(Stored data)
● ● ● ● ●

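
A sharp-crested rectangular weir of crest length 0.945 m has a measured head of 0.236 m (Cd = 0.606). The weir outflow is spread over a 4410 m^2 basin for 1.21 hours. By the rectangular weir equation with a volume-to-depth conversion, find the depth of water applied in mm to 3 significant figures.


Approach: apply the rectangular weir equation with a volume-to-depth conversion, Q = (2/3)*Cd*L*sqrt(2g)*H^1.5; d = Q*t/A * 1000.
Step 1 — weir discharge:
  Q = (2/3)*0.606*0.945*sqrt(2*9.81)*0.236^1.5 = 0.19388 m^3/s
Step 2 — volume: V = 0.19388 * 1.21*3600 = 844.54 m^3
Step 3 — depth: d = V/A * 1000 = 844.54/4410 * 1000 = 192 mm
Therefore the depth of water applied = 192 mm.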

● ● ● ● ●

◆ WHAT YOU HAVE TO DO ◆
Without omitting anything, set down all the entries above again.

◆ ANSWER TO THE EXERCISE ◆
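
A sharp-crested rectangular weir of crest length 0.945 m has a measured head of 0.236 m (Cd = 0.606). The weir outflow is spread over a 4410 m^2 basin for 1.21 hours. By the rectangular weir equation with a volume-to-depth conversion, find the depth of water applied in mm to 3 significant figures.


Approach: apply the rectangular weir equation with a volume-to-depth conversion, Q = (2/3)*Cd*L*sqrt(2g)*H^1.5; d = Q*t/A * 1000.
Step 1 — weir discharge:
  Q = (2/3)*0.606*0.945*sqrt(2*9.81)*0.236^1.5 = 0.19388 m^3/s
Step 2 — volume: V = 0.19388 * 1.21*3600 = 844.54 m^3
Step 3 — depth: d = V/A * 1000 = 844.54/4410 * 1000 = 192 mm
Therefore the depth of water applied = 192 mm.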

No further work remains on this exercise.